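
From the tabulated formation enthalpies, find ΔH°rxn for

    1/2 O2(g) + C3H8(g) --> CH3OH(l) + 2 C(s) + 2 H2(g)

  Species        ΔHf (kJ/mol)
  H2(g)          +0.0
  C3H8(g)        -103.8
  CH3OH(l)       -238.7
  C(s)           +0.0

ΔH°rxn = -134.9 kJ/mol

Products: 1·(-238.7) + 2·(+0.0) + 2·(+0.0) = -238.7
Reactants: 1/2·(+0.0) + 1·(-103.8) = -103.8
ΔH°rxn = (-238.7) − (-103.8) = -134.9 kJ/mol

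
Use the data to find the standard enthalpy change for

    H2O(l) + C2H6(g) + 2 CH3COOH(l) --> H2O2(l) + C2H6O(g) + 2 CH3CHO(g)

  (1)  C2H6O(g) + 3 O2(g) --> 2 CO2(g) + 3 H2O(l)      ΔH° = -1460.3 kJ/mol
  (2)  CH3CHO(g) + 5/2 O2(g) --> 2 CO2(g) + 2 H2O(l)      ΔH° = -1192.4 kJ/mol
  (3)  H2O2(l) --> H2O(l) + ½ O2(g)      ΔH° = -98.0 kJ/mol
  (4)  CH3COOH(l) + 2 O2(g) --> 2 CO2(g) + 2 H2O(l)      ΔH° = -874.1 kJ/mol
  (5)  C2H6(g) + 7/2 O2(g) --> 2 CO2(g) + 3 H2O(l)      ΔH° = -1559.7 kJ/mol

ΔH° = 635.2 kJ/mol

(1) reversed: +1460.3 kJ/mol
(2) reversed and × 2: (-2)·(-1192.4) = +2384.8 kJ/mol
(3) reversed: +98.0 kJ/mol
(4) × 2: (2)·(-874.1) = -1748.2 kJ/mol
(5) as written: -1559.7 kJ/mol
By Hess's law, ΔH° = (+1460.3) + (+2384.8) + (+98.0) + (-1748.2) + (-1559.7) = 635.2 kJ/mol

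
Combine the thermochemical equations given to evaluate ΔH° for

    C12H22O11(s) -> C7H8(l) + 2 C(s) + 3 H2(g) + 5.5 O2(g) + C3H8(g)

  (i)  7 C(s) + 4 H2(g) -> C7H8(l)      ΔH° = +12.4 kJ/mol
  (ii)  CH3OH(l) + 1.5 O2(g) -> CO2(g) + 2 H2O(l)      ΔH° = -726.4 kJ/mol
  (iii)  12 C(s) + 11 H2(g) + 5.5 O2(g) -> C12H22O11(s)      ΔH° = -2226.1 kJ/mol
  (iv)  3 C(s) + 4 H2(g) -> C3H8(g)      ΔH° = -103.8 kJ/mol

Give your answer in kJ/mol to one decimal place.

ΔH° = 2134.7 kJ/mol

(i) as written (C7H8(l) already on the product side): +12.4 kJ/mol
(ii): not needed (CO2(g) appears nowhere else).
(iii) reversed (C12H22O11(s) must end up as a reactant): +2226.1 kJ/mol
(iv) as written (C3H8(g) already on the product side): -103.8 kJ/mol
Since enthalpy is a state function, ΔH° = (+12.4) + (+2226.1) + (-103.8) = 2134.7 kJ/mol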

_What you have to do_. Set down the records again verbatim, so that each word stays as it is.

_Written solution_.
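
From the tabulated formation enthalpies, find ΔH°rxn for

    1/2 O2(g) + C3H8(g) --> CH3OH(l) + 2 C(s) + 2 H2(g)

  Species        ΔHf (kJ/mol)
  H2(g)          +0.0
  C3H8(g)        -103.8
  CH3OH(l)       -238.7
  C(s)           +0.0

ΔH°rxn = -134.9 kJ/mol

Products: 1·(-238.7) + 2·(+0.0) + 2·(+0.0) = -238.7
Reactants: 1/2·(+0.0) + 1·(-103.8) = -103.8
ΔH°rxn = (-238.7) − (-103.8) = -134.9 kJ/mol

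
Use the data to find the standard enthalpy change for

    H2O(l) + C2H6(g) + 2 CH3COOH(l) --> H2O2(l) + C2H6O(g) + 2 CH3CHO(g)

  (1)  C2H6O(g) + 3 O2(g) --> 2 CO2(g) + 3 H2O(l)      ΔH° = -1460.3 kJ/mol
  (2)  CH3CHO(g) + 5/2 O2(g) --> 2 CO2(g) + 2 H2O(l)      ΔH° = -1192.4 kJ/mol
  (3)  H2O2(l) --> H2O(l) + ½ O2(g)      ΔH° = -98.0 kJ/mol
  (4)  CH3COOH(l) + 2 O2(g) --> 2 CO2(g) + 2 H2O(l)      ΔH° = -874.1 kJ/mol
  (5)  C2H6(g) + 7/2 O2(g) --> 2 CO2(g) + 3 H2O(l)      ΔH° = -1559.7 kJ/mol

ΔH° = 635.2 kJ/mol

(1) reversed: +1460.3 kJ/mol
(2) reversed and × 2: (-2)·(-1192.4) = +2384.8 kJ/mol
(3) reversed: +98.0 kJ/mol
(4) × 2: (2)·(-874.1) = -1748.2 kJ/mol
(5) as written: -1559.7 kJ/mol
By Hess's law, ΔH° = (+1460.3) + (+2384.8) + (+98.0) + (-1748.2) + (-1559.7) = 635.2 kJ/mol

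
Combine the thermochemical equations given to evaluate ΔH° for

    C12H22O11(s) -> C7H8(l) + 2 C(s) + 3 H2(g) + 5.5 O2(g) + C3H8(g)

  (i)  7 C(s) + 4 H2(g) -> C7H8(l)      ΔH° = +12.4 kJ/mol
  (ii)  CH3OH(l) + 1.5 O2(g) -> CO2(g) + 2 H2O(l)      ΔH° = -726.4 kJ/mol
  (iii)  12 C(s) + 11 H2(g) + 5.5 O2(g) -> C12H22O11(s)      ΔH° = -2226.1 kJ/mol
  (iv)  3 C(s) + 4 H2(g) -> C3H8(g)      ΔH° = -103.8 kJ/mol

Give your answer in kJ/mol to one decimal place.

ΔH° = 2134.7 kJ/mol

(i) as written (C7H8(l) already on the product side): +12.4 kJ/mol
(ii): not needed (CO2(g) appears nowhere else).
(iii) reversed (C12H22O11(s) must end up as a reactant): +2226.1 kJ/mol
(iv) as written (C3H8(g) already on the product side): -103.8 kJ/mol
Since enthalpy is a state function, ΔH° = (+12.4) + (+2226.1) + (-103.8) = 2134.7 kJ/mol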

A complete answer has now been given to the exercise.